START SUPPLIED ENTRIES

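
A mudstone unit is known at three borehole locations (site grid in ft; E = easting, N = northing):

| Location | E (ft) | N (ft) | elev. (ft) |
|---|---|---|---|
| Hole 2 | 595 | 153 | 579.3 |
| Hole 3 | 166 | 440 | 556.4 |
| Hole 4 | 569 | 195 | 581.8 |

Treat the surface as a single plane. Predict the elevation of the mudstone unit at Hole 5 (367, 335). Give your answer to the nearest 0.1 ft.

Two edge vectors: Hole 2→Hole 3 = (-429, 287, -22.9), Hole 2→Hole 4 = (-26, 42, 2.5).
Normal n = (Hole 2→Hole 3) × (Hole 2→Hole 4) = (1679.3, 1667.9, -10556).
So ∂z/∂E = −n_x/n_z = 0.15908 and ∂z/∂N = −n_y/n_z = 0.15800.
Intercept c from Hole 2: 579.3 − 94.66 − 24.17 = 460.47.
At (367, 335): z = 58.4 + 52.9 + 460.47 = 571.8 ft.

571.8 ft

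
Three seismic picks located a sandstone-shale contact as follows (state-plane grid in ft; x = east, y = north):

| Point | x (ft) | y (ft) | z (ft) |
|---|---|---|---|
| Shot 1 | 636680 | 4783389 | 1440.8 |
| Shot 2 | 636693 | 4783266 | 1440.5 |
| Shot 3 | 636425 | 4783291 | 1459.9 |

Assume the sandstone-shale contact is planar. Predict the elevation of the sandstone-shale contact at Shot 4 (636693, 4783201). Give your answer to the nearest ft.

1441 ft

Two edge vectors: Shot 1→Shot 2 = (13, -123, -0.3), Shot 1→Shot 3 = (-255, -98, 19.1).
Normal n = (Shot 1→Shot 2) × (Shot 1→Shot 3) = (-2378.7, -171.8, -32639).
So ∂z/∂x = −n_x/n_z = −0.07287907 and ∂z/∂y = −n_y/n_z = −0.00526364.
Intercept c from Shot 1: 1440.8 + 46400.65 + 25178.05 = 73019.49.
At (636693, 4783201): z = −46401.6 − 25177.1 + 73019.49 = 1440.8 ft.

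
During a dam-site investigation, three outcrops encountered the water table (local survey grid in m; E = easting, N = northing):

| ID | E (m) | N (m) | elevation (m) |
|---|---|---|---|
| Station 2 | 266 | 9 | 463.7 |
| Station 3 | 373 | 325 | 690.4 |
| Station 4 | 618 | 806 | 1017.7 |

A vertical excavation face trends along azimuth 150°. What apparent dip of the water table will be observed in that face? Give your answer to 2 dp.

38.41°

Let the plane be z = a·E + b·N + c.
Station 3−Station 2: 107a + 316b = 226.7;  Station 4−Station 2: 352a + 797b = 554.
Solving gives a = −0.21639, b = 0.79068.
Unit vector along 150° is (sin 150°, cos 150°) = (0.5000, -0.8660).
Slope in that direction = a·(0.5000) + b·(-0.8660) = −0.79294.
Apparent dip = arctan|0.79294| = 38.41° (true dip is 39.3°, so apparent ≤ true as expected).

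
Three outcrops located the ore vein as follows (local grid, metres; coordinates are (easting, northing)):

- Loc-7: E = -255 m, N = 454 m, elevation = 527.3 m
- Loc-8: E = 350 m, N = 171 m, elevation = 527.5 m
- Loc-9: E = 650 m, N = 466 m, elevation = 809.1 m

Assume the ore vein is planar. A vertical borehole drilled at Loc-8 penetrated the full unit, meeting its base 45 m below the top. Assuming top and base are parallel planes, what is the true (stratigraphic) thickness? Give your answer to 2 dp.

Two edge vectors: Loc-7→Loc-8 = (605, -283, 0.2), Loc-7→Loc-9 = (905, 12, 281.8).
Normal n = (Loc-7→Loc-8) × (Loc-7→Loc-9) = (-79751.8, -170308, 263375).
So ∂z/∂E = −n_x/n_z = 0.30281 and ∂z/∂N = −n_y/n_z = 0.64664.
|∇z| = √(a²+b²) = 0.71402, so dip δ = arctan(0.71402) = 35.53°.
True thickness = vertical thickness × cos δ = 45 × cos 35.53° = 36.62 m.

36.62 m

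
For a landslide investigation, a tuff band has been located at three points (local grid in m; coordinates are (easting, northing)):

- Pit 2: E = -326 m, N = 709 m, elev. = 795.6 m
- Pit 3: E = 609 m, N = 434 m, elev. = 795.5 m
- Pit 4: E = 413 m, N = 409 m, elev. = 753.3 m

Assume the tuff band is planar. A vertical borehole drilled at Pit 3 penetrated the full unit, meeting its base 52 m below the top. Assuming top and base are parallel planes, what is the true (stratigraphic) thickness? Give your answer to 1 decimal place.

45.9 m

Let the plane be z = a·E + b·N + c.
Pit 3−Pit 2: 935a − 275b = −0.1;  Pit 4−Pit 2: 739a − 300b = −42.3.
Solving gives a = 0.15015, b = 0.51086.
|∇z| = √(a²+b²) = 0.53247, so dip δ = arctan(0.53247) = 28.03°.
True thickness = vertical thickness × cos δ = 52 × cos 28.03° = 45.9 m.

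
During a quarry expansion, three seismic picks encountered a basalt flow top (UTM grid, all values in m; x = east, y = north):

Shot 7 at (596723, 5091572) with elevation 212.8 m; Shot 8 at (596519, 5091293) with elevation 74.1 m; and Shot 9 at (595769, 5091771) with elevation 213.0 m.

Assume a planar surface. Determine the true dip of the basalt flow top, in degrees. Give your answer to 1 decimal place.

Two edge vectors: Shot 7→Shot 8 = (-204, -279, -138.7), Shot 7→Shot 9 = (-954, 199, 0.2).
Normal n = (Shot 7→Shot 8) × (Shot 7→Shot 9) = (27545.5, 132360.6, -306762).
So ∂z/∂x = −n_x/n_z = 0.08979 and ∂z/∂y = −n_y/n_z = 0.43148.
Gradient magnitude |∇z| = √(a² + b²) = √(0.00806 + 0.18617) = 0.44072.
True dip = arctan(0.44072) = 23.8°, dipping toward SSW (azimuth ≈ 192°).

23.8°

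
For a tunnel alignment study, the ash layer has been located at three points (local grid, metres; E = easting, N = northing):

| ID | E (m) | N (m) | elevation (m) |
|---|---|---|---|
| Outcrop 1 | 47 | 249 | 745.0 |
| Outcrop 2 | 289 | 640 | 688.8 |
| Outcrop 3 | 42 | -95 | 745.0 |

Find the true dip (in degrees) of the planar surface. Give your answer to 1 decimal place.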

END SUPPLIED ENTRIES

Retype, in the same exact form, the lines of the material above from the line holding "- Pit 3: E = 609" through the line holding "- Pit 4: E = 413".

== RESULT BELOW ==
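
- Pit 3: E = 609 m, N = 434 m, elev. = 795.5 m
- Pit 4: E = 413 m, N = 409 m, elev. = 753.3 m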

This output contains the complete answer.